Your instructions> For the records that follow, work out how many lines include "receive" and give only that count.

::::::

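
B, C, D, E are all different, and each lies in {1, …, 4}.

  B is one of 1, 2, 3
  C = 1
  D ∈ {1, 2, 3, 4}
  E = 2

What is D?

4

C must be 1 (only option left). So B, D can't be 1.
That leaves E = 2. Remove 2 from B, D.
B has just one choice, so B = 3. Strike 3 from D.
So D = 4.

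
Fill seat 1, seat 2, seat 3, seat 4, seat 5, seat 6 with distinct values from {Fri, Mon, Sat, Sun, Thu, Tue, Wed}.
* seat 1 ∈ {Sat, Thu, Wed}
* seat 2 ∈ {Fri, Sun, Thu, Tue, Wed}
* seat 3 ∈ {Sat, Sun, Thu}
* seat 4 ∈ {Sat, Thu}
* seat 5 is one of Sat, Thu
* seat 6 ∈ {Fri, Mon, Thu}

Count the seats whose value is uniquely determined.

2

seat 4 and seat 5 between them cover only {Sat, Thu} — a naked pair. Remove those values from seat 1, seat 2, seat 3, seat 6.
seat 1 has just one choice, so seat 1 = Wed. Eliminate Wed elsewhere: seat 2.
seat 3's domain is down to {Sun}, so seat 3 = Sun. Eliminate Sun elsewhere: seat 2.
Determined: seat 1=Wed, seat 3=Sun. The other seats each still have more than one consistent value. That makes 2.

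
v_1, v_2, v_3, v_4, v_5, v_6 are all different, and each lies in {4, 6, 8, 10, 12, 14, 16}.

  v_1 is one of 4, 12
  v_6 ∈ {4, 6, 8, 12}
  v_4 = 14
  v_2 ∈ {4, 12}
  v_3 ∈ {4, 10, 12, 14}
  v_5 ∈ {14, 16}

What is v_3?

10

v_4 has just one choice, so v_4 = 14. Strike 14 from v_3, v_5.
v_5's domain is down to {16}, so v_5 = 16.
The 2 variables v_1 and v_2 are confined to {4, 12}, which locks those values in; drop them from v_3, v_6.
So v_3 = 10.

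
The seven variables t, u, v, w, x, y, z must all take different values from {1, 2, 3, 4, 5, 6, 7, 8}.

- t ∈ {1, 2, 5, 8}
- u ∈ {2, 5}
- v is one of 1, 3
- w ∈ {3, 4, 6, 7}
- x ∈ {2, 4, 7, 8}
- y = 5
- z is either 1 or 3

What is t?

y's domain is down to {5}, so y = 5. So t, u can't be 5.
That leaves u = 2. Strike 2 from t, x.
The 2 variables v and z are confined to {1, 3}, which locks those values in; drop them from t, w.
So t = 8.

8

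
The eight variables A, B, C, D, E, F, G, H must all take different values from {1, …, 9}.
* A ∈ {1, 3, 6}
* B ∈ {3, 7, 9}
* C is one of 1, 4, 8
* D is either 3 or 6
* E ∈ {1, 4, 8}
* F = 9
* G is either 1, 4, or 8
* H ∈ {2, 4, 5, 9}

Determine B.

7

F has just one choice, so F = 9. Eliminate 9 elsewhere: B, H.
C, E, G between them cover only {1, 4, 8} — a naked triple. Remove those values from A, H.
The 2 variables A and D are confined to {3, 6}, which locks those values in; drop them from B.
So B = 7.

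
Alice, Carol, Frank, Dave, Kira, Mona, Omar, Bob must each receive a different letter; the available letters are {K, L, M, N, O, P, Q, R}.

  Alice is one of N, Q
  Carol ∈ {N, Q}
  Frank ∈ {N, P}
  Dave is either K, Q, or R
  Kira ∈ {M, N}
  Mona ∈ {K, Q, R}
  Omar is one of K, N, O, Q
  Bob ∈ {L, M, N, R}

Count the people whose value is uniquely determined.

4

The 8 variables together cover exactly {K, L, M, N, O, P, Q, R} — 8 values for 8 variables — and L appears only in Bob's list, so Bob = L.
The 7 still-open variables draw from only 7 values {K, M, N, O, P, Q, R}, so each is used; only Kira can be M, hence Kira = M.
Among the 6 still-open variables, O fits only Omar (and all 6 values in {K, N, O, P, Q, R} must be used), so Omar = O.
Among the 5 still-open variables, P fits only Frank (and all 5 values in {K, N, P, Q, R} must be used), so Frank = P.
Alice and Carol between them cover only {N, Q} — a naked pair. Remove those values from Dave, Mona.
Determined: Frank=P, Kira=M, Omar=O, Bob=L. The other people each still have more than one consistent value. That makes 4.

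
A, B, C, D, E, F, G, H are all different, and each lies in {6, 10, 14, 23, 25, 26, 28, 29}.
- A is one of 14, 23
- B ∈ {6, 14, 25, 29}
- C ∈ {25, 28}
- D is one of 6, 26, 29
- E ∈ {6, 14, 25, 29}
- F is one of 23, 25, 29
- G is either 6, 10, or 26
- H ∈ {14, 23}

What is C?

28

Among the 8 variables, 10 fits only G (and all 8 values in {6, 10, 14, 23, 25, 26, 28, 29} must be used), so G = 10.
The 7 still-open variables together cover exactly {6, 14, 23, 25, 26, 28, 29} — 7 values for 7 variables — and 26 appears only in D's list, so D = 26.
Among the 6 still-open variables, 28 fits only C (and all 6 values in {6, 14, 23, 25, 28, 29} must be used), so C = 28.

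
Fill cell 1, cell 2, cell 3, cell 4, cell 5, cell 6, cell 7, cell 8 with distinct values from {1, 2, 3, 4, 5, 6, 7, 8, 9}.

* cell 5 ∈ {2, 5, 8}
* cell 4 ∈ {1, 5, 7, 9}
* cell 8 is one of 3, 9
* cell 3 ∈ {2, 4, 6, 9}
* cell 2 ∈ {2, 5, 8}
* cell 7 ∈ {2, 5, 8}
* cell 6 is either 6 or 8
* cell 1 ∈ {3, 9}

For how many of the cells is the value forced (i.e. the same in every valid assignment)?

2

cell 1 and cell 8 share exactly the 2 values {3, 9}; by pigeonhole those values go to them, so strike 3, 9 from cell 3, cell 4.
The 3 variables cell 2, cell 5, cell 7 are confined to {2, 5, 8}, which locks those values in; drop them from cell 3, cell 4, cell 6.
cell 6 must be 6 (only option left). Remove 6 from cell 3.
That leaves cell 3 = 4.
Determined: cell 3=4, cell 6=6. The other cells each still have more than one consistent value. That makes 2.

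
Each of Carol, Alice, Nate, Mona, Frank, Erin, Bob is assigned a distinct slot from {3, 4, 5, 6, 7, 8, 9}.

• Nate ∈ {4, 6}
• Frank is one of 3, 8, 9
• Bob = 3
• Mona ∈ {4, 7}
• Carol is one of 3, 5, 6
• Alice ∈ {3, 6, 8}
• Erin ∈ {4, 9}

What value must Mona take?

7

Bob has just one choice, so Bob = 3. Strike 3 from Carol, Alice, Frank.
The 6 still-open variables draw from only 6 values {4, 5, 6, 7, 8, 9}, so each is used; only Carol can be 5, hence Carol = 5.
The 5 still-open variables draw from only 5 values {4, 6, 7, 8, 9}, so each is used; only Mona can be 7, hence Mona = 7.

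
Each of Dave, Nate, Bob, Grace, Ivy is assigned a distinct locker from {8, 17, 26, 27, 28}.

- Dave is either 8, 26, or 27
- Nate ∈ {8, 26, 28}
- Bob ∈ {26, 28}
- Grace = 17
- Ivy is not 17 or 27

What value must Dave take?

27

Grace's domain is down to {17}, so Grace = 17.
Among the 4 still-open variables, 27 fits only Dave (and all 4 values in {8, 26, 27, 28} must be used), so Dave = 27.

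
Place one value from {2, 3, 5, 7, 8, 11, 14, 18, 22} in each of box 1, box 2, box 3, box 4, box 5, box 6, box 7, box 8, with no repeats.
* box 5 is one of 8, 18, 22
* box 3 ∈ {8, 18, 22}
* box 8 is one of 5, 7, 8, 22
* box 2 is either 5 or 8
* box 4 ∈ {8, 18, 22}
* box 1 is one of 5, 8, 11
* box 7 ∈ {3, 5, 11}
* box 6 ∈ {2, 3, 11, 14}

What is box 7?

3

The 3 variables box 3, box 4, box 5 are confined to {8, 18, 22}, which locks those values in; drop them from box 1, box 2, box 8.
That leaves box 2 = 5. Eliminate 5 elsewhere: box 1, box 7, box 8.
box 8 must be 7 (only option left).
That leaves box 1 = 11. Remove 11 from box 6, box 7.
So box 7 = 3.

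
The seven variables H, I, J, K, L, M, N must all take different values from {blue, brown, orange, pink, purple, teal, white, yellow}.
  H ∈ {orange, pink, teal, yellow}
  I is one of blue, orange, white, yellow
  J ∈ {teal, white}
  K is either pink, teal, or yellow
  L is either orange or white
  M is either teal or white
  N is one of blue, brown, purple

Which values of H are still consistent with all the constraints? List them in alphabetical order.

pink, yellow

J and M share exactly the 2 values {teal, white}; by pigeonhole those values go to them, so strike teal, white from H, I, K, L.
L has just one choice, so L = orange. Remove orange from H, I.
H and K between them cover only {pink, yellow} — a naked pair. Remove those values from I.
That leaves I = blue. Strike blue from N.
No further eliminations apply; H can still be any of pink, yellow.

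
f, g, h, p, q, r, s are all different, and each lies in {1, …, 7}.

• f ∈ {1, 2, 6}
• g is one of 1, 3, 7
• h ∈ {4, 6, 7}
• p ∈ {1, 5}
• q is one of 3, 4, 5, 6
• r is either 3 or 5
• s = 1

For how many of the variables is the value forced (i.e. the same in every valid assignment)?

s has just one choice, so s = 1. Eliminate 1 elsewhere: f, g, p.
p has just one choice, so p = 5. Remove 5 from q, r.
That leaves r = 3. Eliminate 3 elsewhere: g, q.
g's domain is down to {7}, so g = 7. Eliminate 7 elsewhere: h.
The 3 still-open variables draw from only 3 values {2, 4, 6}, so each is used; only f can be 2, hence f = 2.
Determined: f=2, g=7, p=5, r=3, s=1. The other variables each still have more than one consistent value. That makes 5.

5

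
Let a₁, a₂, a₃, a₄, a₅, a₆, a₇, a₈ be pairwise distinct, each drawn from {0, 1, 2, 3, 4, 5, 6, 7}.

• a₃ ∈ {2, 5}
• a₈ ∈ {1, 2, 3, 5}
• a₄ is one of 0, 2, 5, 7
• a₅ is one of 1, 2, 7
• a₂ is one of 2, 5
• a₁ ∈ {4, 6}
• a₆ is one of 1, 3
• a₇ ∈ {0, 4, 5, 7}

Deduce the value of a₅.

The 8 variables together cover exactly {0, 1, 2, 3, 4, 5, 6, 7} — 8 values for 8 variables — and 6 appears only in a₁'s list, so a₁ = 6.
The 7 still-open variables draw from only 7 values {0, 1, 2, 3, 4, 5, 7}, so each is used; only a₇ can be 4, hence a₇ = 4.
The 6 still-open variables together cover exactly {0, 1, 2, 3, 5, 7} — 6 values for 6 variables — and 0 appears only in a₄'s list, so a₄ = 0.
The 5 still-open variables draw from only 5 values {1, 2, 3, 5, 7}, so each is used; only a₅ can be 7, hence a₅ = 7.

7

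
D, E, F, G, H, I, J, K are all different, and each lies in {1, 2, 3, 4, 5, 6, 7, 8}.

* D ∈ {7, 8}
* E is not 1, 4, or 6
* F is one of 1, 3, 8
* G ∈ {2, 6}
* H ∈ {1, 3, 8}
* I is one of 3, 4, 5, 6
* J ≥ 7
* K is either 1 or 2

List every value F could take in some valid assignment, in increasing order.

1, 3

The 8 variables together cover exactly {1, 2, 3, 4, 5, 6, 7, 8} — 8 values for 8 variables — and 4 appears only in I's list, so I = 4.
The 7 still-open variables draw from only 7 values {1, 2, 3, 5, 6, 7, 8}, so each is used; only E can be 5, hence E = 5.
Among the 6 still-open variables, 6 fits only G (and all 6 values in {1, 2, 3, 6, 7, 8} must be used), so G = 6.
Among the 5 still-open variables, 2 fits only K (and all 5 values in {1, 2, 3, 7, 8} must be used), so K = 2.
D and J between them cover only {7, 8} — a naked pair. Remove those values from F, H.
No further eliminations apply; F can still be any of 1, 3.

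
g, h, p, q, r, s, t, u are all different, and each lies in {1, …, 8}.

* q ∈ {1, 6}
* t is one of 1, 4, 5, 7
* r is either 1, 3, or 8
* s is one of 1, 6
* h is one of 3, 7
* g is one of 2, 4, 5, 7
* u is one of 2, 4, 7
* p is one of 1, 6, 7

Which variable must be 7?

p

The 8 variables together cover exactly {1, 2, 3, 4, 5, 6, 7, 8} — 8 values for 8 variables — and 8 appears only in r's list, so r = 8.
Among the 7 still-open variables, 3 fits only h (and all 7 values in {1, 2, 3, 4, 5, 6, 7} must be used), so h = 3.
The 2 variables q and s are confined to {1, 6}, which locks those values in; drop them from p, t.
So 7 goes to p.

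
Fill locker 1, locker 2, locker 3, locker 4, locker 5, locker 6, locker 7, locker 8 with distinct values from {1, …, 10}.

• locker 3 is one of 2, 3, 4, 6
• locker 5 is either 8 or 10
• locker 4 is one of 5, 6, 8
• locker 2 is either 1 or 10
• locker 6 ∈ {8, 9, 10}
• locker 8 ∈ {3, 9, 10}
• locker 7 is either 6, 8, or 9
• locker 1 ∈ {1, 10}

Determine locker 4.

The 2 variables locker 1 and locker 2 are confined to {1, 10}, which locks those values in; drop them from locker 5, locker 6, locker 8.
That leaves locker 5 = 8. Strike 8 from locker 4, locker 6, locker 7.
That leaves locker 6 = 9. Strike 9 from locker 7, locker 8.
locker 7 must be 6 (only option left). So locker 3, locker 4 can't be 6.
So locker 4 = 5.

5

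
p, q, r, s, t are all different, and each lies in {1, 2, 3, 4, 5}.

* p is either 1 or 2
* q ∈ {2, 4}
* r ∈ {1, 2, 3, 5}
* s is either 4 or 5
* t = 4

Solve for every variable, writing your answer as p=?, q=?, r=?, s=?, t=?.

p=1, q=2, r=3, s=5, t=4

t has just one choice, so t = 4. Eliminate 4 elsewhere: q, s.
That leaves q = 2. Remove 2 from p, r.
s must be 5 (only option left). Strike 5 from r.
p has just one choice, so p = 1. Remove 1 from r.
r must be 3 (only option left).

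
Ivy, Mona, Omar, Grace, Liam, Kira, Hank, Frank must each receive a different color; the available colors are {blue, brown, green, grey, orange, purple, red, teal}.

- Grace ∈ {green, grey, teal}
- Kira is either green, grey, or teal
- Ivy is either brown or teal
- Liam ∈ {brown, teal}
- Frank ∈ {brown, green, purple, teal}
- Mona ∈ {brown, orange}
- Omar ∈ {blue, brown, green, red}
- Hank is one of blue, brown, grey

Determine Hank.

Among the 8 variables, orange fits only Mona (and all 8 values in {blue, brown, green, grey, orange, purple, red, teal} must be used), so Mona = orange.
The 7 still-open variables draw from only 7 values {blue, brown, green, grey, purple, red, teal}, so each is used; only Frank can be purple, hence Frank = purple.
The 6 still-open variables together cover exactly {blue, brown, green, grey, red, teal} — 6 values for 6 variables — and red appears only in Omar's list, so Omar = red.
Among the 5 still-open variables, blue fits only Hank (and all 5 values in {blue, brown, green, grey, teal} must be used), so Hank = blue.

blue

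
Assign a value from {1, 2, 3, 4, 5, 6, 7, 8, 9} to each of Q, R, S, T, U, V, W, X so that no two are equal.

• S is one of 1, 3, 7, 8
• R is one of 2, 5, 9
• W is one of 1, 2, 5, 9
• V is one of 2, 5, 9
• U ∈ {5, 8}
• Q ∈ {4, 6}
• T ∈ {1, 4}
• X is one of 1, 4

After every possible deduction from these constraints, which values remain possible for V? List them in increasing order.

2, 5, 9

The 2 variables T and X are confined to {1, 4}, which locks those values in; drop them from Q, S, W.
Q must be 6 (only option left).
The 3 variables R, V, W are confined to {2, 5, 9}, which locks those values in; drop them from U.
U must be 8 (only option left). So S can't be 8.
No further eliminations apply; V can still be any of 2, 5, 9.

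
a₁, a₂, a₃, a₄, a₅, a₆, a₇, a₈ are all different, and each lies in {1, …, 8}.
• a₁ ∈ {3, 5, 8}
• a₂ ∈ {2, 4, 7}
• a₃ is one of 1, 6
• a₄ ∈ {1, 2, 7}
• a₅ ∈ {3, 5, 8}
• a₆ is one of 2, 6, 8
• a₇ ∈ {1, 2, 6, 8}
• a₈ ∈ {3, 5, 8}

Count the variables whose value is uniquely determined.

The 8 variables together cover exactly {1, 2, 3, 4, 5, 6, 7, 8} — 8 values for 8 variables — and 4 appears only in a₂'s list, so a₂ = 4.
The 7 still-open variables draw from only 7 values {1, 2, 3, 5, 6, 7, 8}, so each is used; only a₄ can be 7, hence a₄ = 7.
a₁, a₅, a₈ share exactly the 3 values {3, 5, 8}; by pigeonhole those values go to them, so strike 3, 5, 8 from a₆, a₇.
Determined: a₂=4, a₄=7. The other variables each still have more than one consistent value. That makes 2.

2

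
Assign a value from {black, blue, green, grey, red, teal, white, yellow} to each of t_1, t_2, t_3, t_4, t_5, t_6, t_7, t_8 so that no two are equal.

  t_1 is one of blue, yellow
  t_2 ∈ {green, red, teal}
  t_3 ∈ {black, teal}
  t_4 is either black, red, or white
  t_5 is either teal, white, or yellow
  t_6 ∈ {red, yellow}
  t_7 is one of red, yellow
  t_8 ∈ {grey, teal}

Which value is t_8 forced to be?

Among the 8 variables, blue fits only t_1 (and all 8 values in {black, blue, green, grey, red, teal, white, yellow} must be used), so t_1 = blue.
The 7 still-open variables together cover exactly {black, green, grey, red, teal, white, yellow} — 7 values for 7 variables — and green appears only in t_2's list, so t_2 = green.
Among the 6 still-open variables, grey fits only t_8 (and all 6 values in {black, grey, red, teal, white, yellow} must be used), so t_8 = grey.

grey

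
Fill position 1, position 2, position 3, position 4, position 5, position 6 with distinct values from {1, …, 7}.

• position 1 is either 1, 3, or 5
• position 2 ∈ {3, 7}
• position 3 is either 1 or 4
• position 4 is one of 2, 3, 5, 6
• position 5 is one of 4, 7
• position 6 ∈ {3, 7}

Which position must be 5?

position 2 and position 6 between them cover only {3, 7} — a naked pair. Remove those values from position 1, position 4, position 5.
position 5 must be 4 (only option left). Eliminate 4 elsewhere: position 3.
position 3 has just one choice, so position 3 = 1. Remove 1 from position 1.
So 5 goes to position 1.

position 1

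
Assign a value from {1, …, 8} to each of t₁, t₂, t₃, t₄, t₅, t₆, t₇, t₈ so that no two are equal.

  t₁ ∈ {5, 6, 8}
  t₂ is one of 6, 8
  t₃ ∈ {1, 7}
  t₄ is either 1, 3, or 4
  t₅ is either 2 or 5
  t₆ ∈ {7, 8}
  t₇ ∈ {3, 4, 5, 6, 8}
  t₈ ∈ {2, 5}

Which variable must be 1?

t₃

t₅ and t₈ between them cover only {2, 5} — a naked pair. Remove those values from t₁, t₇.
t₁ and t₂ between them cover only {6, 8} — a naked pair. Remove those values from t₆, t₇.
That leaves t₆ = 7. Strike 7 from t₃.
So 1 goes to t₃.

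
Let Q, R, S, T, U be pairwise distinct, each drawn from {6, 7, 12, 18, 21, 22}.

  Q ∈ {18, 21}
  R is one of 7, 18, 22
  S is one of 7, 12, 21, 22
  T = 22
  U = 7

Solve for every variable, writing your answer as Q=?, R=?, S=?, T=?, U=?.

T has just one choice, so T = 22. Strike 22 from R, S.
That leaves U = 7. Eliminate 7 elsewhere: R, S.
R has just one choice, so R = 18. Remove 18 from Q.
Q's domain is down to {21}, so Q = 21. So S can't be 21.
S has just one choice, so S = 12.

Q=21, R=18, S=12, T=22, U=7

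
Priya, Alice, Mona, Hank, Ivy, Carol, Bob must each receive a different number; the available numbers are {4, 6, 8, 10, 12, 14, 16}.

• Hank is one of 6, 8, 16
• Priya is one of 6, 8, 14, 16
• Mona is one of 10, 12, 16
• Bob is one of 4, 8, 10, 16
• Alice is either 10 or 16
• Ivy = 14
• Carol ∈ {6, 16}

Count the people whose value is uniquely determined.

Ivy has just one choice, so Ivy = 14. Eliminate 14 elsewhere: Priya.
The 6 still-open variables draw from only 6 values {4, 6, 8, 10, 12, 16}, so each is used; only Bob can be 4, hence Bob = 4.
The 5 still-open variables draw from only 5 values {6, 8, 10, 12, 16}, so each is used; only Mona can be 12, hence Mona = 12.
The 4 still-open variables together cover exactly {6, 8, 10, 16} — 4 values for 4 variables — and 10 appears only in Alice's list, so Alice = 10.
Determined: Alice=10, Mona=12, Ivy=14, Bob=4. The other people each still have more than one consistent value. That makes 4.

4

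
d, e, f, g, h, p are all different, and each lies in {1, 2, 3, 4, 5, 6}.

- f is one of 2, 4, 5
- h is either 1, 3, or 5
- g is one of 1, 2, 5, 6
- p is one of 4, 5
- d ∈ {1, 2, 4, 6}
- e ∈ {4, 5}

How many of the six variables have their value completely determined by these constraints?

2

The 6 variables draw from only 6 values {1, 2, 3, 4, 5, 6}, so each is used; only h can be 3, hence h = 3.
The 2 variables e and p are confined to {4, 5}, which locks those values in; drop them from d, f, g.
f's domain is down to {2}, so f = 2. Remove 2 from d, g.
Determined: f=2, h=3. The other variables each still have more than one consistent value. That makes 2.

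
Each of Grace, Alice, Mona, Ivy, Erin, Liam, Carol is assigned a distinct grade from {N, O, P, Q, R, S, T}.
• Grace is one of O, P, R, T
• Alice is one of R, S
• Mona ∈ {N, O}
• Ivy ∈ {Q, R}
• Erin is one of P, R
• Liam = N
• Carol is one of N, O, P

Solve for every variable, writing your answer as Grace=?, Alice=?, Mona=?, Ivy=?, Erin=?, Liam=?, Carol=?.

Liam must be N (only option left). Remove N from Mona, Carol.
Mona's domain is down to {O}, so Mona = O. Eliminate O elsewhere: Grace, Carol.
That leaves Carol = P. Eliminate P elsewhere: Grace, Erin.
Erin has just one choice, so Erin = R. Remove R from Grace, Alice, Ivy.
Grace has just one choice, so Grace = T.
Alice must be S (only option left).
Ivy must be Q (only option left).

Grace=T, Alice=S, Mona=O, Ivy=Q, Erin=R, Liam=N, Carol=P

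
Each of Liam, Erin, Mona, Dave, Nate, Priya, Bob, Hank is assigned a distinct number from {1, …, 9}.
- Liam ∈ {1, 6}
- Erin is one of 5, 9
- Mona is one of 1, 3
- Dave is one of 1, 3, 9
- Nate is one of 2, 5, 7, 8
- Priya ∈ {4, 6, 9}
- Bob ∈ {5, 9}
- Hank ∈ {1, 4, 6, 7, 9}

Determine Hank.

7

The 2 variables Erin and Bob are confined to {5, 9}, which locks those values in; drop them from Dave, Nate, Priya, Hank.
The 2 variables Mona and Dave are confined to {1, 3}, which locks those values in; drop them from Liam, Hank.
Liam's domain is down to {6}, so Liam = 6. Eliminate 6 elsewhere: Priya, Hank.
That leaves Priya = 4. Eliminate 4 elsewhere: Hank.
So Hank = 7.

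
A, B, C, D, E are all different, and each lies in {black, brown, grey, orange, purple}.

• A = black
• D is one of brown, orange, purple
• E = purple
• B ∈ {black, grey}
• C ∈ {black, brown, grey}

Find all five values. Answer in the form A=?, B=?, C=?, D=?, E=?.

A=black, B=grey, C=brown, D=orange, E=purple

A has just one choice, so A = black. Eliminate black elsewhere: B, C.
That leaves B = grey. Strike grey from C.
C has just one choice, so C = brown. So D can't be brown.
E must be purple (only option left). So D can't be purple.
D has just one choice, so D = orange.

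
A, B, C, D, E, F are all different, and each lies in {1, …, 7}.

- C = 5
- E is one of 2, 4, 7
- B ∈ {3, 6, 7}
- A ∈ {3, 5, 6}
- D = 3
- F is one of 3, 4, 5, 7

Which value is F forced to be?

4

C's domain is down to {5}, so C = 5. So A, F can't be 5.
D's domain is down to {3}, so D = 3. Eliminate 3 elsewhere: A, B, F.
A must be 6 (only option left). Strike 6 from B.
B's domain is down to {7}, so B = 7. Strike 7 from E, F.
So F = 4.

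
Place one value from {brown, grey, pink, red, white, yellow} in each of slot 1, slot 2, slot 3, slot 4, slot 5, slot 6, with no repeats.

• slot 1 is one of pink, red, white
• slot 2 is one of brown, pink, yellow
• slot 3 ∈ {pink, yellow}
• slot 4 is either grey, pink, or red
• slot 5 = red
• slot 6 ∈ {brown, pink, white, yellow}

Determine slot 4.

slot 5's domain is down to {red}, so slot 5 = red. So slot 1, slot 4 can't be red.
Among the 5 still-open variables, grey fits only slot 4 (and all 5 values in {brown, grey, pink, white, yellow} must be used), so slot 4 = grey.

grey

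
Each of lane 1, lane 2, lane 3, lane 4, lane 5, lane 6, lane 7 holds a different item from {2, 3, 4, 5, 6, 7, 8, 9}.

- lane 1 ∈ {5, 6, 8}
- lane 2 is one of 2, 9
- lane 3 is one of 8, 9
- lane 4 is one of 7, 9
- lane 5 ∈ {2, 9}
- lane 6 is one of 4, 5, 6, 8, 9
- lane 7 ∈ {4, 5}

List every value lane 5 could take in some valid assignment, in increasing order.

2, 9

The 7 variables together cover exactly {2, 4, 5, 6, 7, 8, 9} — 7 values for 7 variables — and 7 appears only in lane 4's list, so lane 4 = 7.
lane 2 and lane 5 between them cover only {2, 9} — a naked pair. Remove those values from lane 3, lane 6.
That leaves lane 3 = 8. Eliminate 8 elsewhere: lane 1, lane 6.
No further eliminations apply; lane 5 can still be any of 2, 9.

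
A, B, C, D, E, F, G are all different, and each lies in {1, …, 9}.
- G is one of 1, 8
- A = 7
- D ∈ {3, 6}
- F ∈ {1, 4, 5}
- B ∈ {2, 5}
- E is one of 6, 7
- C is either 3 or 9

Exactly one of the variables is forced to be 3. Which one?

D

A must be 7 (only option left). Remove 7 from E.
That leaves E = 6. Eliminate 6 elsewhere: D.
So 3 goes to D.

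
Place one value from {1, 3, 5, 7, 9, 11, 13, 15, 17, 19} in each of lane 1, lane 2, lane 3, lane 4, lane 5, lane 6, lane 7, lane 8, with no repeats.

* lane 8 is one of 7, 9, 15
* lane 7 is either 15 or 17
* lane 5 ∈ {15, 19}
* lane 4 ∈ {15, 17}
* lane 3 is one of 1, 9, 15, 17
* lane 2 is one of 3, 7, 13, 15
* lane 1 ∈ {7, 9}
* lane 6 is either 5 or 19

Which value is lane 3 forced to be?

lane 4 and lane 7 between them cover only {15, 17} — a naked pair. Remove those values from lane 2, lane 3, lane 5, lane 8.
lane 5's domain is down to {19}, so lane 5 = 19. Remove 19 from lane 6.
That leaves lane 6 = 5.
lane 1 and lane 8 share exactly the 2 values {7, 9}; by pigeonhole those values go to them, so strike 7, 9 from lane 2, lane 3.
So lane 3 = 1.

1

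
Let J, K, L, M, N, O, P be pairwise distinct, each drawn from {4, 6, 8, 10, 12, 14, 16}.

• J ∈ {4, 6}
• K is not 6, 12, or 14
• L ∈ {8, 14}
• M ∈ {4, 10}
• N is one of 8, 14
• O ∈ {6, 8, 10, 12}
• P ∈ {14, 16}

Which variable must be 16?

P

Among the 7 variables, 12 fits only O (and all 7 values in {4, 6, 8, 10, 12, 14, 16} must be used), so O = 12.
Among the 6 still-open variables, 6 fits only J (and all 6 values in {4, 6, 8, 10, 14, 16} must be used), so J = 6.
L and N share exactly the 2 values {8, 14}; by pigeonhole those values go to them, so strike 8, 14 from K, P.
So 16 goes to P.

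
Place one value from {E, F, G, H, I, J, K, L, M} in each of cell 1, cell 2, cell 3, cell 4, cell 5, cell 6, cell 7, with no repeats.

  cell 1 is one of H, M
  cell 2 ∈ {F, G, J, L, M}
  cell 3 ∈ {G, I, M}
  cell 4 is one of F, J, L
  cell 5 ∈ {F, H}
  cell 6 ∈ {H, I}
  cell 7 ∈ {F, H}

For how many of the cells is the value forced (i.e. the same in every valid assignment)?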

::::::

Output for this exercise> 3